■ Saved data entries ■

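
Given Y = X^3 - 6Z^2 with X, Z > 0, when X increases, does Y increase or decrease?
Y increases

Taking the partial derivative:
∂Y/∂X = 3X^2

∂Y/∂X = 3X^2 > 0 (assuming positive values)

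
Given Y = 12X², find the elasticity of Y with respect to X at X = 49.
Elasticity = 2

Elasticity = (dY/dX) · (X/Y)

dY/dX = 24·X
At X = 49: dY/dX = 1176, Y = 28812

Elasticity = 1176 · (49 / 28812) = 2

Interpretation: for a small percentage change in X, the percentage change in Y is approximately 2.00 times as large.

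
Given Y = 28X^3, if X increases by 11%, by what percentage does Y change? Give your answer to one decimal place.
36.8%

For Y = 28X^3:
If X → X(1 + 0.11)
Then Y → Y · (1 + 0.11)^3
     ≈ Y · 1.3676

Percentage change = ((1 + 0.11)^3 − 1) × 100% ≈ 36.8%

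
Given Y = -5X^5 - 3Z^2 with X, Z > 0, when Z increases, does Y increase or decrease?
Y decreases

Taking the partial derivative:
∂Y/∂Z = -6Z

∂Y/∂Z = -6Z < 0 (assuming positive values)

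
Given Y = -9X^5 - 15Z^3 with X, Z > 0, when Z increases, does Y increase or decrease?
Y decreases

Taking the partial derivative:
∂Y/∂Z = -45Z^2

∂Y/∂Z = -45Z^2 < 0 (assuming positive values)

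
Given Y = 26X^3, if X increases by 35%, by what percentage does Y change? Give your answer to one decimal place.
146.0%

For Y = 26X^3:
If X → X(1 + 0.35)
Then Y → Y · (1 + 0.35)^3
     ≈ Y · 2.4604

Percentage change = ((1 + 0.35)^3 − 1) × 100% ≈ 146.0%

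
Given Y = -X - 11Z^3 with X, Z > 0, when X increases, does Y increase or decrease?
Y decreases

Taking the partial derivative:
∂Y/∂X = -1

∂Y/∂X = -1 < 0 (assuming positive values)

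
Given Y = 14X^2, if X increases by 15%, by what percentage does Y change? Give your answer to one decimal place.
32.3%

For Y = 14X^2:
If X → X(1 + 0.15)
Then Y → Y · (1 + 0.15)^2
     = Y · 1.3225

Percentage change = ((1 + 0.15)^2 − 1) × 100% ≈ 32.3%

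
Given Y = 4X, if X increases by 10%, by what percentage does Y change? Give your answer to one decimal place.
10.0%

For Y = 4X:
If X → X(1 + 0.1)
Then Y → Y · (1 + 0.1)^1
     = Y · 1.1000

Percentage change = ((1 + 0.1)^1 − 1) × 100% = 10.0%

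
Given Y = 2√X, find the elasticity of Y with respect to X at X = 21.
Elasticity = 1/2

Elasticity = (dY/dX) · (X/Y)

dY/dX = 1/√X
At X = 21: dY/dX = √21/21, Y = 2·√21

Elasticity = (√21/21) · (21 / (2·√21)) = 1/2

Interpretation: for a small percentage change in X, the percentage change in Y is approximately 0.50 times as large.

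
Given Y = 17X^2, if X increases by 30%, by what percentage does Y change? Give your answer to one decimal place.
69.0%

For Y = 17X^2:
If X → X(1 + 0.3)
Then Y → Y · (1 + 0.3)^2
     = Y · 1.6900

Percentage change = ((1 + 0.3)^2 − 1) × 100% = 69.0%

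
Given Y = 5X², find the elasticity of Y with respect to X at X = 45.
Elasticity = 2

Elasticity = (dY/dX) · (X/Y)

dY/dX = 10·X
At X = 45: dY/dX = 450, Y = 10125

Elasticity = 450 · (45 / 10125) = 2

Interpretation: for a small percentage change in X, the percentage change in Y is approximately 2.00 times as large.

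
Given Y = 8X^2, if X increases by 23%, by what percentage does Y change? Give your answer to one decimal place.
51.3%

For Y = 8X^2:
If X → X(1 + 0.23)
Then Y → Y · (1 + 0.23)^2
     = Y · 1.5129

Percentage change = ((1 + 0.23)^2 − 1) × 100% ≈ 51.3%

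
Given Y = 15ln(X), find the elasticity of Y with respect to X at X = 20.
Elasticity = 1/ln(20) ≈ 0.3338

Elasticity = (dY/dX) · (X/Y)

dY/dX = 15/X
At X = 20: dY/dX = 3/4, Y = 15·ln(20)

Elasticity = (3/4) · (20 / (15·ln(20))) = 1/ln(20) ≈ 0.3338

Interpretation: for a small percentage change in X, the percentage change in Y is approximately 0.33 times as large.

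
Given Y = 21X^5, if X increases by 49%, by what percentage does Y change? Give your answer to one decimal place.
634.4%

For Y = 21X^5:
If X → X(1 + 0.49)
Then Y → Y · (1 + 0.49)^5
     ≈ Y · 7.3440

Percentage change = ((1 + 0.49)^5 − 1) × 100% ≈ 634.4%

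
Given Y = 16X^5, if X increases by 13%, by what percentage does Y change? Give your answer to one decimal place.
84.2%

For Y = 16X^5:
If X → X(1 + 0.13)
Then Y → Y · (1 + 0.13)^5
     ≈ Y · 1.8424

Percentage change = ((1 + 0.13)^5 − 1) × 100% ≈ 84.2%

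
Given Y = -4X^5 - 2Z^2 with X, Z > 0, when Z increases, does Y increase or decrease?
Y decreases

Taking the partial derivative:
∂Y/∂Z = -4Z

∂Y/∂Z = -4Z < 0 (assuming positive values)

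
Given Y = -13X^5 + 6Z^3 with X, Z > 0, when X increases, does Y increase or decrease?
Y decreases

Taking the partial derivative:
∂Y/∂X = -65X^4

∂Y/∂X = -65X^4 < 0 (assuming positive values)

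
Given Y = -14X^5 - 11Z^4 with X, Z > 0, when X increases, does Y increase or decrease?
Y decreases

Taking the partial derivative:
∂Y/∂X = -70X^4

∂Y/∂X = -70X^4 < 0 (assuming positive values)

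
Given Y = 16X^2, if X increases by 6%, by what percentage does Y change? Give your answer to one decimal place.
12.4%

For Y = 16X^2:
If X → X(1 + 0.06)
Then Y → Y · (1 + 0.06)^2
     = Y · 1.1236

Percentage change = ((1 + 0.06)^2 − 1) × 100% ≈ 12.4%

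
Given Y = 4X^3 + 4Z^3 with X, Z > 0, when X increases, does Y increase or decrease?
Y increases

Taking the partial derivative:
∂Y/∂X = 12X^2

∂Y/∂X = 12X^2 > 0 (assuming positive values)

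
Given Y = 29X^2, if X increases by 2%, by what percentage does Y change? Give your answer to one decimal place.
4.0%

For Y = 29X^2:
If X → X(1 + 0.02)
Then Y → Y · (1 + 0.02)^2
     = Y · 1.0404

Percentage change = ((1 + 0.02)^2 − 1) × 100% ≈ 4.0%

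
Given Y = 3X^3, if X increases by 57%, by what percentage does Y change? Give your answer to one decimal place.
287.0%

For Y = 3X^3:
If X → X(1 + 0.57)
Then Y → Y · (1 + 0.57)^3
     ≈ Y · 3.8699

Percentage change = ((1 + 0.57)^3 − 1) × 100% ≈ 287.0%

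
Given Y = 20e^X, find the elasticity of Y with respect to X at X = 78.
Elasticity = 78

Elasticity = (dY/dX) · (X/Y)

dY/dX = 20·e^X
At X = 78: dY/dX = 20·e^78, Y = 20·e^78

Elasticity = (20·e^78) · (78 / (20·e^78)) = 78

Interpretation: for a small percentage change in X, the percentage change in Y is approximately 78.00 times as large.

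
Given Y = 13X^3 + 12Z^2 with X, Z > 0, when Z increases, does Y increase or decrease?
Y increases

Taking the partial derivative:
∂Y/∂Z = 24Z

∂Y/∂Z = 24Z > 0 (assuming positive values)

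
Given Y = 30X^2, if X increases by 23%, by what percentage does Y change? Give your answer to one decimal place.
51.3%

For Y = 30X^2:
If X → X(1 + 0.23)
Then Y → Y · (1 + 0.23)^2
     = Y · 1.5129

Percentage change = ((1 + 0.23)^2 − 1) × 100% ≈ 51.3%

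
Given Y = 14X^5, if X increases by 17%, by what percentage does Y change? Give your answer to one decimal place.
119.2%

For Y = 14X^5:
If X → X(1 + 0.17)
Then Y → Y · (1 + 0.17)^5
     ≈ Y · 2.1924

Percentage change = ((1 + 0.17)^5 − 1) × 100% ≈ 119.2%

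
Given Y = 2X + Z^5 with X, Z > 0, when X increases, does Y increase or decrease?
Y increases

Taking the partial derivative:
∂Y/∂X = 2

∂Y/∂X = 2 > 0 (assuming positive values)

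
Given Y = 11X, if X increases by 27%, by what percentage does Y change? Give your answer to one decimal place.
27.0%

For Y = 11X:
If X → X(1 + 0.27)
Then Y → Y · (1 + 0.27)^1
     = Y · 1.2700

Percentage change = ((1 + 0.27)^1 − 1) × 100% = 27.0%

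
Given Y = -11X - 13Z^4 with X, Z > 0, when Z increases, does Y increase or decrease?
Y decreases

Taking the partial derivative:
∂Y/∂Z = -52Z^3

∂Y/∂Z = -52Z^3 < 0 (assuming positive values)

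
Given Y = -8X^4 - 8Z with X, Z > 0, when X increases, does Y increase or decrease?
Y decreases

Taking the partial derivative:
∂Y/∂X = -32X^3

∂Y/∂X = -32X^3 < 0 (assuming positive values)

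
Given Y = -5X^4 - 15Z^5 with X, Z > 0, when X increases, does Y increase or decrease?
Y decreases

Taking the partial derivative:
∂Y/∂X = -20X^3

∂Y/∂X = -20X^3 < 0 (assuming positive values)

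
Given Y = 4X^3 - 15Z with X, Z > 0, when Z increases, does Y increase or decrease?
Y decreases

Taking the partial derivative:
∂Y/∂Z = -15

∂Y/∂Z = -15 < 0 (assuming positive values)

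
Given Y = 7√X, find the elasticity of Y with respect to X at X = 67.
Elasticity = 1/2

Elasticity = (dY/dX) · (X/Y)

dY/dX = 7/(2·√X)
At X = 67: dY/dX = 7·√67/134, Y = 7·√67

Elasticity = (7·√67/134) · (67 / (7·√67)) = 1/2

Interpretation: for a small percentage change in X, the percentage change in Y is approximately 0.50 times as large.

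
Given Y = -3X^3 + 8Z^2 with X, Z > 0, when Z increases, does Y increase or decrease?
Y increases

Taking the partial derivative:
∂Y/∂Z = 16Z

∂Y/∂Z = 16Z > 0 (assuming positive values)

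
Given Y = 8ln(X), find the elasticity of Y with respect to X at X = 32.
Elasticity = 1/ln(32) ≈ 0.2885

Elasticity = (dY/dX) · (X/Y)

dY/dX = 8/X
At X = 32: dY/dX = 1/4, Y = 8·ln(32)

Elasticity = (1/4) · (32 / (8·ln(32))) = 1/ln(32) ≈ 0.2885

Interpretation: for a small percentage change in X, the percentage change in Y is approximately 0.29 times as large.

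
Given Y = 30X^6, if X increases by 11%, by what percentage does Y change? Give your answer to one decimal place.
87.0%

For Y = 30X^6:
If X → X(1 + 0.11)
Then Y → Y · (1 + 0.11)^6
     ≈ Y · 1.8704

Percentage change = ((1 + 0.11)^6 − 1) × 100% ≈ 87.0%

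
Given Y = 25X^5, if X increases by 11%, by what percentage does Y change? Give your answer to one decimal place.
68.5%

For Y = 25X^5:
If X → X(1 + 0.11)
Then Y → Y · (1 + 0.11)^5
     ≈ Y · 1.6851

Percentage change = ((1 + 0.11)^5 − 1) × 100% ≈ 68.5%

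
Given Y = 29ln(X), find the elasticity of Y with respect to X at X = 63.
Elasticity = 1/ln(63) ≈ 0.2414

Elasticity = (dY/dX) · (X/Y)

dY/dX = 29/X
At X = 63: dY/dX = 29/63, Y = 29·ln(63)

Elasticity = (29/63) · (63 / (29·ln(63))) = 1/ln(63) ≈ 0.2414

Interpretation: for a small percentage change in X, the percentage change in Y is approximately 0.24 times as large.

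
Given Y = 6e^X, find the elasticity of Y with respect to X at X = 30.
Elasticity = 30

Elasticity = (dY/dX) · (X/Y)

dY/dX = 6·e^X
At X = 30: dY/dX = 6·e^30, Y = 6·e^30

Elasticity = (6·e^30) · (30 / (6·e^30)) = 30

Interpretation: for a small percentage change in X, the percentage change in Y is approximately 30.00 times as large.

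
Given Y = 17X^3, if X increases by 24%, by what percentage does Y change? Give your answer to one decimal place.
90.7%

For Y = 17X^3:
If X → X(1 + 0.24)
Then Y → Y · (1 + 0.24)^3
     ≈ Y · 1.9066

Percentage change = ((1 + 0.24)^3 − 1) × 100% ≈ 90.7%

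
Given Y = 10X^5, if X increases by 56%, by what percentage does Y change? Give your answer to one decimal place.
823.9%

For Y = 10X^5:
If X → X(1 + 0.56)
Then Y → Y · (1 + 0.56)^5
     ≈ Y · 9.2390

Percentage change = ((1 + 0.56)^5 − 1) × 100% ≈ 823.9%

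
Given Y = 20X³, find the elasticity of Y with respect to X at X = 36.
Elasticity = 3

Elasticity = (dY/dX) · (X/Y)

dY/dX = 60·X²
At X = 36: dY/dX = 77760, Y = 933120

Elasticity = 77760 · (36 / 933120) = 3

Interpretation: for a small percentage change in X, the percentage change in Y is approximately 3.00 times as large.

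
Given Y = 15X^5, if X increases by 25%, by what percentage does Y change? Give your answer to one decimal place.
205.2%

For Y = 15X^5:
If X → X(1 + 0.25)
Then Y → Y · (1 + 0.25)^5
     ≈ Y · 3.0518

Percentage change = ((1 + 0.25)^5 − 1) × 100% ≈ 205.2%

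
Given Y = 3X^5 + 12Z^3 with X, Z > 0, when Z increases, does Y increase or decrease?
Y increases

Taking the partial derivative:
∂Y/∂Z = 36Z^2

∂Y/∂Z = 36Z^2 > 0 (assuming positive values)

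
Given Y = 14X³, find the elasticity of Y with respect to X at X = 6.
Elasticity = 3

Elasticity = (dY/dX) · (X/Y)

dY/dX = 42·X²
At X = 6: dY/dX = 1512, Y = 3024

Elasticity = 1512 · (6 / 3024) = 3

Interpretation: for a small percentage change in X, the percentage change in Y is approximately 3.00 times as large.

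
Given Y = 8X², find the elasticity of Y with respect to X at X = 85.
Elasticity = 2

Elasticity = (dY/dX) · (X/Y)

dY/dX = 16·X
At X = 85: dY/dX = 1360, Y = 57800

Elasticity = 1360 · (85 / 57800) = 2

Interpretation: for a small percentage change in X, the percentage change in Y is approximately 2.00 times as large.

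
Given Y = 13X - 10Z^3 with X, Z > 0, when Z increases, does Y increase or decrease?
Y decreases

Taking the partial derivative:
∂Y/∂Z = -30Z^2

∂Y/∂Z = -30Z^2 < 0 (assuming positive values)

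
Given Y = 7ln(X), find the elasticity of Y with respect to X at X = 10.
Elasticity = 1/ln(10) ≈ 0.4343

Elasticity = (dY/dX) · (X/Y)

dY/dX = 7/X
At X = 10: dY/dX = 7/10, Y = 7·ln(10)

Elasticity = (7/10) · (10 / (7·ln(10))) = 1/ln(10) ≈ 0.4343

Interpretation: for a small percentage change in X, the percentage change in Y is approximately 0.43 times as large.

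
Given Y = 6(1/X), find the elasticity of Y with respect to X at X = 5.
Elasticity = -1

Elasticity = (dY/dX) · (X/Y)

dY/dX = -6/X²
At X = 5: dY/dX = -6/25, Y = 6/5

Elasticity = (-6/25) · (5 / (6/5)) = -1

Interpretation: for a small percentage change in X, the percentage change in Y is approximately -1.00 times as large.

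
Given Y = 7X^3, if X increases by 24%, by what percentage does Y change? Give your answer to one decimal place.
90.7%

For Y = 7X^3:
If X → X(1 + 0.24)
Then Y → Y · (1 + 0.24)^3
     ≈ Y · 1.9066

Percentage change = ((1 + 0.24)^3 − 1) × 100% ≈ 90.7%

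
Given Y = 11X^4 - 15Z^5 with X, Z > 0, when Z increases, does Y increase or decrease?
Y decreases

Taking the partial derivative:
∂Y/∂Z = -75Z^4

∂Y/∂Z = -75Z^4 < 0 (assuming positive values)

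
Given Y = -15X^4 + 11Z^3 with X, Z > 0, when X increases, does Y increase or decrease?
Y decreases

Taking the partial derivative:
∂Y/∂X = -60X^3

∂Y/∂X = -60X^3 < 0 (assuming positive values)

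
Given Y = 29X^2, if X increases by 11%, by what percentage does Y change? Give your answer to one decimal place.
23.2%

For Y = 29X^2:
If X → X(1 + 0.11)
Then Y → Y · (1 + 0.11)^2
     = Y · 1.2321

Percentage change = ((1 + 0.11)^2 − 1) × 100% ≈ 23.2%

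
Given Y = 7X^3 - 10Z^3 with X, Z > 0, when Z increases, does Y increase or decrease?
Y decreases

Taking the partial derivative:
∂Y/∂Z = -30Z^2

∂Y/∂Z = -30Z^2 < 0 (assuming positive values)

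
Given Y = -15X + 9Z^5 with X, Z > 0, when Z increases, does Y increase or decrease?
Y increases

Taking the partial derivative:
∂Y/∂Z = 45Z^4

∂Y/∂Z = 45Z^4 > 0 (assuming positive values)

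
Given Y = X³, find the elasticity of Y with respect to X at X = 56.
Elasticity = 3

Elasticity = (dY/dX) · (X/Y)

dY/dX = 3·X²
At X = 56: dY/dX = 9408, Y = 175616

Elasticity = 9408 · (56 / 175616) = 3

Interpretation: for a small percentage change in X, the percentage change in Y is approximately 3.00 times as large.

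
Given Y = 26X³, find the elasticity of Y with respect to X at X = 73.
Elasticity = 3

Elasticity = (dY/dX) · (X/Y)

dY/dX = 78·X²
At X = 73: dY/dX = 415662, Y = 10114442

Elasticity = 415662 · (73 / 10114442) = 3

Interpretation: for a small percentage change in X, the percentage change in Y is approximately 3.00 times as large.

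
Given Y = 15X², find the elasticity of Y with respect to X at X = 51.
Elasticity = 2

Elasticity = (dY/dX) · (X/Y)

dY/dX = 30·X
At X = 51: dY/dX = 1530, Y = 39015

Elasticity = 1530 · (51 / 39015) = 2

Interpretation: for a small percentage change in X, the percentage change in Y is approximately 2.00 times as large.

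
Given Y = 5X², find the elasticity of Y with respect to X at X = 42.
Elasticity = 2

Elasticity = (dY/dX) · (X/Y)

dY/dX = 10·X
At X = 42: dY/dX = 420, Y = 8820

Elasticity = 420 · (42 / 8820) = 2

Interpretation: for a small percentage change in X, the percentage change in Y is approximately 2.00 times as large.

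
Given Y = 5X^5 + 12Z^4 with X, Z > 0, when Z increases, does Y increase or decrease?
Y increases

Taking the partial derivative:
∂Y/∂Z = 48Z^3

∂Y/∂Z = 48Z^3 > 0 (assuming positive values)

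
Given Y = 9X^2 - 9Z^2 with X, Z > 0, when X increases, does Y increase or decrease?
Y increases

Taking the partial derivative:
∂Y/∂X = 18X

∂Y/∂X = 18X > 0 (assuming positive values)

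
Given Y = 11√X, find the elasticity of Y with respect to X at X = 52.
Elasticity = 1/2

Elasticity = (dY/dX) · (X/Y)

dY/dX = 11/(2·√X)
At X = 52: dY/dX = 11·√13/52, Y = 22·√13

Elasticity = (11·√13/52) · (52 / (22·√13)) = 1/2

Interpretation: for a small percentage change in X, the percentage change in Y is approximately 0.50 times as large.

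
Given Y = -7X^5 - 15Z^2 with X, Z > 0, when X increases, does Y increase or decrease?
Y decreases

Taking the partial derivative:
∂Y/∂X = -35X^4

∂Y/∂X = -35X^4 < 0 (assuming positive values)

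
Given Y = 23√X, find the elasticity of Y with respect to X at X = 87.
Elasticity = 1/2

Elasticity = (dY/dX) · (X/Y)

dY/dX = 23/(2·√X)
At X = 87: dY/dX = 23·√87/174, Y = 23·√87

Elasticity = (23·√87/174) · (87 / (23·√87)) = 1/2

Interpretation: for a small percentage change in X, the percentage change in Y is approximately 0.50 times as large.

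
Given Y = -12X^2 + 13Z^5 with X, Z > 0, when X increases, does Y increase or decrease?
Y decreases

Taking the partial derivative:
∂Y/∂X = -24X

∂Y/∂X = -24X < 0 (assuming positive values)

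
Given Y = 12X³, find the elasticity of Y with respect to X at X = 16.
Elasticity = 3

Elasticity = (dY/dX) · (X/Y)

dY/dX = 36·X²
At X = 16: dY/dX = 9216, Y = 49152

Elasticity = 9216 · (16 / 49152) = 3

Interpretation: for a small percentage change in X, the percentage change in Y is approximately 3.00 times as large.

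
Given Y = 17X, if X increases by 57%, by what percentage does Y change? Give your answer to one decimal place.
57.0%

For Y = 17X:
If X → X(1 + 0.57)
Then Y → Y · (1 + 0.57)^1
     = Y · 1.5700

Percentage change = ((1 + 0.57)^1 − 1) × 100% = 57.0%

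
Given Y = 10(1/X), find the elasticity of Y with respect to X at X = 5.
Elasticity = -1

Elasticity = (dY/dX) · (X/Y)

dY/dX = -10/X²
At X = 5: dY/dX = -2/5, Y = 2

Elasticity = (-2/5) · (5 / 2) = -1

Interpretation: for a small percentage change in X, the percentage change in Y is approximately -1.00 times as large.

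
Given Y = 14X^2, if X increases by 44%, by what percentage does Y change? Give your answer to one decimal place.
107.4%

For Y = 14X^2:
If X → X(1 + 0.44)
Then Y → Y · (1 + 0.44)^2
     = Y · 2.0736

Percentage change = ((1 + 0.44)^2 − 1) × 100% ≈ 107.4%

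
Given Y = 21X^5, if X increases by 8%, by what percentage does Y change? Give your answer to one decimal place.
46.9%

For Y = 21X^5:
If X → X(1 + 0.08)
Then Y → Y · (1 + 0.08)^5
     ≈ Y · 1.4693

Percentage change = ((1 + 0.08)^5 − 1) × 100% ≈ 46.9%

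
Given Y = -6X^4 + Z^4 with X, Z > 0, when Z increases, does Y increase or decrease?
Y increases

Taking the partial derivative:
∂Y/∂Z = 4Z^3

∂Y/∂Z = 4Z^3 > 0 (assuming positive values)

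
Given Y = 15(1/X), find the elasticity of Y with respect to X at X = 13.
Elasticity = -1

Elasticity = (dY/dX) · (X/Y)

dY/dX = -15/X²
At X = 13: dY/dX = -15/169, Y = 15/13

Elasticity = (-15/169) · (13 / (15/13)) = -1

Interpretation: for a small percentage change in X, the percentage change in Y is approximately -1.00 times as large.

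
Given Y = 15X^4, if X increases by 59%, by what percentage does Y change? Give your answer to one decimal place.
539.1%

For Y = 15X^4:
If X → X(1 + 0.59)
Then Y → Y · (1 + 0.59)^4
     ≈ Y · 6.3913

Percentage change = ((1 + 0.59)^4 − 1) × 100% ≈ 539.1%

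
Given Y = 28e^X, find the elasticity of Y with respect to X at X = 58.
Elasticity = 58

Elasticity = (dY/dX) · (X/Y)

dY/dX = 28·e^X
At X = 58: dY/dX = 28·e^58, Y = 28·e^58

Elasticity = (28·e^58) · (58 / (28·e^58)) = 58

Interpretation: for a small percentage change in X, the percentage change in Y is approximately 58.00 times as large.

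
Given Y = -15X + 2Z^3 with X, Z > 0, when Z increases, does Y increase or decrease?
Y increases

Taking the partial derivative:
∂Y/∂Z = 6Z^2

∂Y/∂Z = 6Z^2 > 0 (assuming positive values)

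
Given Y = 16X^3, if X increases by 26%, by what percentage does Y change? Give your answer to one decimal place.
100.0%

For Y = 16X^3:
If X → X(1 + 0.26)
Then Y → Y · (1 + 0.26)^3
     ≈ Y · 2.0004

Percentage change = ((1 + 0.26)^3 − 1) × 100% ≈ 100.0%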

■ Assignment ■
From the line containing "Given Y = -6X^4" to the last line above, repeat every line exactly and nothing else.

■ Answer ■
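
Given Y = -6X^4 + Z^4 with X, Z > 0, when Z increases, does Y increase or decrease?
Y increases

Taking the partial derivative:
∂Y/∂Z = 4Z^3

∂Y/∂Z = 4Z^3 > 0 (assuming positive values)

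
Given Y = 15(1/X), find the elasticity of Y with respect to X at X = 13.
Elasticity = -1

Elasticity = (dY/dX) · (X/Y)

dY/dX = -15/X²
At X = 13: dY/dX = -15/169, Y = 15/13

Elasticity = (-15/169) · (13 / (15/13)) = -1

Interpretation: for a small percentage change in X, the percentage change in Y is approximately -1.00 times as large.

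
Given Y = 15X^4, if X increases by 59%, by what percentage does Y change? Give your answer to one decimal place.
539.1%

For Y = 15X^4:
If X → X(1 + 0.59)
Then Y → Y · (1 + 0.59)^4
     ≈ Y · 6.3913

Percentage change = ((1 + 0.59)^4 − 1) × 100% ≈ 539.1%

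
Given Y = 28e^X, find the elasticity of Y with respect to X at X = 58.
Elasticity = 58

Elasticity = (dY/dX) · (X/Y)

dY/dX = 28·e^X
At X = 58: dY/dX = 28·e^58, Y = 28·e^58

Elasticity = (28·e^58) · (58 / (28·e^58)) = 58

Interpretation: for a small percentage change in X, the percentage change in Y is approximately 58.00 times as large.

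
Given Y = -15X + 2Z^3 with X, Z > 0, when Z increases, does Y increase or decrease?
Y increases

Taking the partial derivative:
∂Y/∂Z = 6Z^2

∂Y/∂Z = 6Z^2 > 0 (assuming positive values)

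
Given Y = 16X^3, if X increases by 26%, by what percentage does Y change? Give your answer to one decimal place.
100.0%

For Y = 16X^3:
If X → X(1 + 0.26)
Then Y → Y · (1 + 0.26)^3
     ≈ Y · 2.0004

Percentage change = ((1 + 0.26)^3 − 1) × 100% ≈ 100.0%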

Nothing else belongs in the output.